> What the task requires:
Only a number is expected: how many lines in these records mention the word "from"?

═══ Data

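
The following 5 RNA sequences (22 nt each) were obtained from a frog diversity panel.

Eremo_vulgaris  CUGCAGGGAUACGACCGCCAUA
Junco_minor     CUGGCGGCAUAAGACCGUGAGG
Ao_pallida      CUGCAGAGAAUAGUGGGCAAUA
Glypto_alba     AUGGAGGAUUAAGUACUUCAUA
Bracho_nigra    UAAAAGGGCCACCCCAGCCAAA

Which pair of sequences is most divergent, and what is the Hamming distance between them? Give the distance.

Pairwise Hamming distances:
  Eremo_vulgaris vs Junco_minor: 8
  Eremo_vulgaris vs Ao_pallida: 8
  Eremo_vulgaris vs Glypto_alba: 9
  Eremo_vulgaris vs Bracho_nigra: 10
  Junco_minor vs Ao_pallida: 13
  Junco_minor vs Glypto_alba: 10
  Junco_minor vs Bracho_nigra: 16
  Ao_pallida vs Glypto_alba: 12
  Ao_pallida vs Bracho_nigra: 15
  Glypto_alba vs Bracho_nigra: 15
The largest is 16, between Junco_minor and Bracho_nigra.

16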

══════
═══ Data

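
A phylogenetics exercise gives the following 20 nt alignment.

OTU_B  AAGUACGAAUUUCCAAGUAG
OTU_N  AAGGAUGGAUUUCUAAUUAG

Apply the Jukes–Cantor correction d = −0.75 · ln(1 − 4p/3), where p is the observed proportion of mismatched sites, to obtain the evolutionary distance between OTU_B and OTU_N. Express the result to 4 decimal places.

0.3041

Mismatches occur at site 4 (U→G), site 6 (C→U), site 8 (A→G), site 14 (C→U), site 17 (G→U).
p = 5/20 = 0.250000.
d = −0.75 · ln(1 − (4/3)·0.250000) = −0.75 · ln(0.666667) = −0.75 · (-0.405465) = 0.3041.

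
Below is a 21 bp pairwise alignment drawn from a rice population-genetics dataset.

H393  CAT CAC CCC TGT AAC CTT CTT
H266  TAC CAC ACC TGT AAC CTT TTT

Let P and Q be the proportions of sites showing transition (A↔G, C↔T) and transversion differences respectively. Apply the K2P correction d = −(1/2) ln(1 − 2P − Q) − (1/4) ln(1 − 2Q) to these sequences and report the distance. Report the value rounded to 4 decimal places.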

══════

> Your solution:
2